Set down exactly the lines below between the line holding "g^2 + 4*g + 3 = (g + 1)*(g + 3)" and the line holding "p^3/3 + 4*p^2/9", inclusive; no other line belongs in the answer.

(Entries provided begins)

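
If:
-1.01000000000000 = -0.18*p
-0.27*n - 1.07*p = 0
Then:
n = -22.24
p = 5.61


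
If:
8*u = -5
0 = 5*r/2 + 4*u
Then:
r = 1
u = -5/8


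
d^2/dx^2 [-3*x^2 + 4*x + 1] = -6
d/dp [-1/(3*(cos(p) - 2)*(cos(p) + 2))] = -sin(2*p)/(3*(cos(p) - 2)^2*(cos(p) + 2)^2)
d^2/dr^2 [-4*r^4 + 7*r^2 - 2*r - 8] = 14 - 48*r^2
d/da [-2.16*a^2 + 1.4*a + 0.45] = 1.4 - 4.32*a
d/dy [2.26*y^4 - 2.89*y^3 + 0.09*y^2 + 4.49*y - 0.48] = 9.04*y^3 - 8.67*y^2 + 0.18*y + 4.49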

(Entries provided ends)
(Entries provided begins)

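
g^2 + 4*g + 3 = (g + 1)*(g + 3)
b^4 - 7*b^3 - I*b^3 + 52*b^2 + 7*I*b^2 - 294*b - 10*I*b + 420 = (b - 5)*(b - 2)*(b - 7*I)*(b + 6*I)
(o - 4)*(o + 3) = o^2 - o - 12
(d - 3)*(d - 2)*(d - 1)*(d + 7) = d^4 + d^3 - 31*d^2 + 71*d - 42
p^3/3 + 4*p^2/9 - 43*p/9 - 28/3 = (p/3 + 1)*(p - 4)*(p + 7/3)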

(Entries provided ends)

Exercise result:
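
g^2 + 4*g + 3 = (g + 1)*(g + 3)
b^4 - 7*b^3 - I*b^3 + 52*b^2 + 7*I*b^2 - 294*b - 10*I*b + 420 = (b - 5)*(b - 2)*(b - 7*I)*(b + 6*I)
(o - 4)*(o + 3) = o^2 - o - 12
(d - 3)*(d - 2)*(d - 1)*(d + 7) = d^4 + d^3 - 31*d^2 + 71*d - 42
p^3/3 + 4*p^2/9 - 43*p/9 - 28/3 = (p/3 + 1)*(p - 4)*(p + 7/3)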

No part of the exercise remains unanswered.